§ **To do**:
Only those lines in the data below from the line containing "23% to the result." through the line containing "Circulation expenditure add-back", both included, should be restated word for word.
[Start of Attachment]
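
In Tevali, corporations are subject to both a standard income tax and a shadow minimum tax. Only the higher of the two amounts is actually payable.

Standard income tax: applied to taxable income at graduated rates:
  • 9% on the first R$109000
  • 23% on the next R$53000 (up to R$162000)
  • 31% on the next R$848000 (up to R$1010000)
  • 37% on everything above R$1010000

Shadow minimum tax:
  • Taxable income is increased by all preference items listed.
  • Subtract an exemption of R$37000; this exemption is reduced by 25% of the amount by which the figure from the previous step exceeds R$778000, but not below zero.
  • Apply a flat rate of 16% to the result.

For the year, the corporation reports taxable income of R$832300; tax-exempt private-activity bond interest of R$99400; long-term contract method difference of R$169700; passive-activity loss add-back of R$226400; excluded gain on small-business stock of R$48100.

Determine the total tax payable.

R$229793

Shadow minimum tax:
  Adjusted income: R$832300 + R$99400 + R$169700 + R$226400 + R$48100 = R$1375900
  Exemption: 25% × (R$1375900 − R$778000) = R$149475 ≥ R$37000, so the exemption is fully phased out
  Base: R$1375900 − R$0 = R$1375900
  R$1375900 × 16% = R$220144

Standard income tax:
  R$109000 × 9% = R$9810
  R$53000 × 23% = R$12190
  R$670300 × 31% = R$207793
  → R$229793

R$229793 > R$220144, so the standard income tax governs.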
[End of Attachment]
[Start of Attachment]
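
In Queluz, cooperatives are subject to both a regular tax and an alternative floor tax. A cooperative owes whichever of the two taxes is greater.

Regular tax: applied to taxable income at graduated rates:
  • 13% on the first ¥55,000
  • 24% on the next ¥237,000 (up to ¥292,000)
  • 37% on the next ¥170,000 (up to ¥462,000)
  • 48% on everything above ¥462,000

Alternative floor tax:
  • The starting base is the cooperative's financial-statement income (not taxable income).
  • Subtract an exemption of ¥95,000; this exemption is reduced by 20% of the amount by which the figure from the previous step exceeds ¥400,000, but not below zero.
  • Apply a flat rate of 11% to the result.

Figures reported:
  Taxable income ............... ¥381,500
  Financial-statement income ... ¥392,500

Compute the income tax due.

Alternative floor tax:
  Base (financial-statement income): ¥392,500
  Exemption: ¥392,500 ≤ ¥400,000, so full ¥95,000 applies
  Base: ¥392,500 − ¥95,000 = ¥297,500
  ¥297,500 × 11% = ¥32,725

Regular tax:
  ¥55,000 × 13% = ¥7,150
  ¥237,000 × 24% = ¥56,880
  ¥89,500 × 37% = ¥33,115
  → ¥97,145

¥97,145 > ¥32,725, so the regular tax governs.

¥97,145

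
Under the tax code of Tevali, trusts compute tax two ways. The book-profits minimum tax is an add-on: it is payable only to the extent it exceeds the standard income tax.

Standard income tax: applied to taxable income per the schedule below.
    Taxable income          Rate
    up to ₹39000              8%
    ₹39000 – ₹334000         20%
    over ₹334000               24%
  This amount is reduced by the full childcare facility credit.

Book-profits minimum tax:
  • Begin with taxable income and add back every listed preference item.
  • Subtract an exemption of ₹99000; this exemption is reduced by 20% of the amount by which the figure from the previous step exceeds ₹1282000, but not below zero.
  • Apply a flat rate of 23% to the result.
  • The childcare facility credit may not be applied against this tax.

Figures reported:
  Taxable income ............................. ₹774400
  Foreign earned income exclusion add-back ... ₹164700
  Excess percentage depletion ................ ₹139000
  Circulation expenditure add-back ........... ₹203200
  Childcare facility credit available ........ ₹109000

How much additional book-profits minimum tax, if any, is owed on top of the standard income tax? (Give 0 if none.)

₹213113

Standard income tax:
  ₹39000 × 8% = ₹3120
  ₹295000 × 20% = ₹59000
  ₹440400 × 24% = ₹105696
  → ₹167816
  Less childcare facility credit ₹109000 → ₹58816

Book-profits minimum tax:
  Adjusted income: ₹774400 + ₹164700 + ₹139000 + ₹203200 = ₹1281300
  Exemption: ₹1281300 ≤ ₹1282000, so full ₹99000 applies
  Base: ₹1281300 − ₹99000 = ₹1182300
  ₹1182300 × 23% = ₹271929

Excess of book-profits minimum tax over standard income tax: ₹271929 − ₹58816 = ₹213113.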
[End of Attachment]
[Start of Attachment]
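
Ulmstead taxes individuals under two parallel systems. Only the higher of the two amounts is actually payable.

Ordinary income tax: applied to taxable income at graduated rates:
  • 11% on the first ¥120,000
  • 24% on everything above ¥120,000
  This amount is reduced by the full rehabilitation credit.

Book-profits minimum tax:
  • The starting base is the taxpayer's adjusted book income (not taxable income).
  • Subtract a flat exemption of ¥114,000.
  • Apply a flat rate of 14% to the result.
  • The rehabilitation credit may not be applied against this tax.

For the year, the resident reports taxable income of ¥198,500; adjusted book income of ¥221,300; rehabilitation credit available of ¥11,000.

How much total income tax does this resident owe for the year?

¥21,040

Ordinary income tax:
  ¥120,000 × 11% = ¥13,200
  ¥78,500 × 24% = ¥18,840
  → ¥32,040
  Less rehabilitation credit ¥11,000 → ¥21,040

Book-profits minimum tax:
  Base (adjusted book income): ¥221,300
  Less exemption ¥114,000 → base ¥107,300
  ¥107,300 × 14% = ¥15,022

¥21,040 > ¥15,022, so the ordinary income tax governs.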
[End of Attachment]
§ **Result**:
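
  • Apply a flat rate of 23% to the result.
  • The childcare facility credit may not be applied against this tax.

Figures reported:
  Taxable income ............................. ₹774400
  Foreign earned income exclusion add-back ... ₹164700
  Excess percentage depletion ................ ₹139000
  Circulation expenditure add-back ........... ₹203200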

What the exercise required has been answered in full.